Saved entries:
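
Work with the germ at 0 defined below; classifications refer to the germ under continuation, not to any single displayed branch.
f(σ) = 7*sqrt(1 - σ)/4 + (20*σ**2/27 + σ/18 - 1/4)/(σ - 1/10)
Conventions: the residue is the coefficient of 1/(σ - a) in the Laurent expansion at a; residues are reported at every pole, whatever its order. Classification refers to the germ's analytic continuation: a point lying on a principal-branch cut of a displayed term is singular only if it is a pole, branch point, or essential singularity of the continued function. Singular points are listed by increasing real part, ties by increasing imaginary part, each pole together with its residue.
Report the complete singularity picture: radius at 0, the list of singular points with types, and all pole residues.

Radius of convergence at 0: 1/10.
At 1/10: a pole of order 1; residue -32/135.
At 1: an algebraic (square-root) branch point.

Denominator factor (σ - 1/10): pole of order 1 at 1/10, modulus 1/10.
Branch term (7/4)*sqrt(1 - σ/(1)): its argument vanishes at σ = 1, a square-root branch point, modulus 1.
The radius of convergence is the smallest modulus among the singular points: 1/10.
The branch term is analytic at 1/10 and contributes nothing to the residue; only the rational part matters.
At the order-1 pole 1/10 set g(σ) = (σ - (1/10))*(rational part) = 20*σ**2/27 + σ/18 - 1/4.
Simple pole: residue = g(a) at a = 1/10, which is -32/135.
List the singular points by increasing real part (a conjugate pair: the negative imaginary part first).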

Exercise directions. Every line above is to be transcribed exactly.

Exercise solution.
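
Work with the germ at 0 defined below; classifications refer to the germ under continuation, not to any single displayed branch.
f(σ) = 7*sqrt(1 - σ)/4 + (20*σ**2/27 + σ/18 - 1/4)/(σ - 1/10)
Conventions: the residue is the coefficient of 1/(σ - a) in the Laurent expansion at a; residues are reported at every pole, whatever its order. Classification refers to the germ's analytic continuation: a point lying on a principal-branch cut of a displayed term is singular only if it is a pole, branch point, or essential singularity of the continued function. Singular points are listed by increasing real part, ties by increasing imaginary part, each pole together with its residue.
Report the complete singularity picture: radius at 0, the list of singular points with types, and all pole residues.

Radius of convergence at 0: 1/10.
At 1/10: a pole of order 1; residue -32/135.
At 1: an algebraic (square-root) branch point.

Denominator factor (σ - 1/10): pole of order 1 at 1/10, modulus 1/10.
Branch term (7/4)*sqrt(1 - σ/(1)): its argument vanishes at σ = 1, a square-root branch point, modulus 1.
The radius of convergence is the smallest modulus among the singular points: 1/10.
The branch term is analytic at 1/10 and contributes nothing to the residue; only the rational part matters.
At the order-1 pole 1/10 set g(σ) = (σ - (1/10))*(rational part) = 20*σ**2/27 + σ/18 - 1/4.
Simple pole: residue = g(a) at a = 1/10, which is -32/135.
List the singular points by increasing real part (a conjugate pair: the negative imaginary part first).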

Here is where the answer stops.